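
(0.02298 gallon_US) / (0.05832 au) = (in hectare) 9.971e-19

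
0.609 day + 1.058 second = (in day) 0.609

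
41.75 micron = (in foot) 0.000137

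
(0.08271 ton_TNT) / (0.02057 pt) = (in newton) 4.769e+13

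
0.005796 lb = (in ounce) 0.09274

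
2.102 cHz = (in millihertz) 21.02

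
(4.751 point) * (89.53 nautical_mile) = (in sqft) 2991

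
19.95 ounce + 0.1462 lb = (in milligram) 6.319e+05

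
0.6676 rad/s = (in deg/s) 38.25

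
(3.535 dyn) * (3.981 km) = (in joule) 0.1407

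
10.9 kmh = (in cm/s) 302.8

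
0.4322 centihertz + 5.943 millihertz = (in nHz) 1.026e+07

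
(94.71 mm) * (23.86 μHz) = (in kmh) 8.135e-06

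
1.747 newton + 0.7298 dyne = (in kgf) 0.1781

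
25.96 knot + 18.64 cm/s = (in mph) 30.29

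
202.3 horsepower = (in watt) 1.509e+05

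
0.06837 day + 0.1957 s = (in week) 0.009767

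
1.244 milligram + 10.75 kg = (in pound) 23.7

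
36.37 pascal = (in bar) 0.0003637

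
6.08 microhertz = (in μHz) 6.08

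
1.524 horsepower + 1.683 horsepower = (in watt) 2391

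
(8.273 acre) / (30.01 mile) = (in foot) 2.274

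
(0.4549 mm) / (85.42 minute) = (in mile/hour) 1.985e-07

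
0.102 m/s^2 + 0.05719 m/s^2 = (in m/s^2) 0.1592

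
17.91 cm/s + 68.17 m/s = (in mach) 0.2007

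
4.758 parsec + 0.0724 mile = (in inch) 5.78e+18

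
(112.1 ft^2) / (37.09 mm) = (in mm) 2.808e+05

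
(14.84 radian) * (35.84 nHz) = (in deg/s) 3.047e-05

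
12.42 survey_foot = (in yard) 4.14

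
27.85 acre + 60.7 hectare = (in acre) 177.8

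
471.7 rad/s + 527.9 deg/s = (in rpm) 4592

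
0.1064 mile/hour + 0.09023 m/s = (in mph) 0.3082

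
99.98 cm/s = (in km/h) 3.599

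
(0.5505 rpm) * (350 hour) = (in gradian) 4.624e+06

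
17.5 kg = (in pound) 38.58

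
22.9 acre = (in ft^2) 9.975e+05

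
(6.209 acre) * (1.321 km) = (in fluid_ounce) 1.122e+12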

Task brief:
Each line in the records that carries "hectare" must be copied out.

Solution to this exercise:
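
(0.02298 gallon_US) / (0.05832 au) = (in hectare) 9.971e-19
27.85 acre + 60.7 hectare = (in acre) 177.8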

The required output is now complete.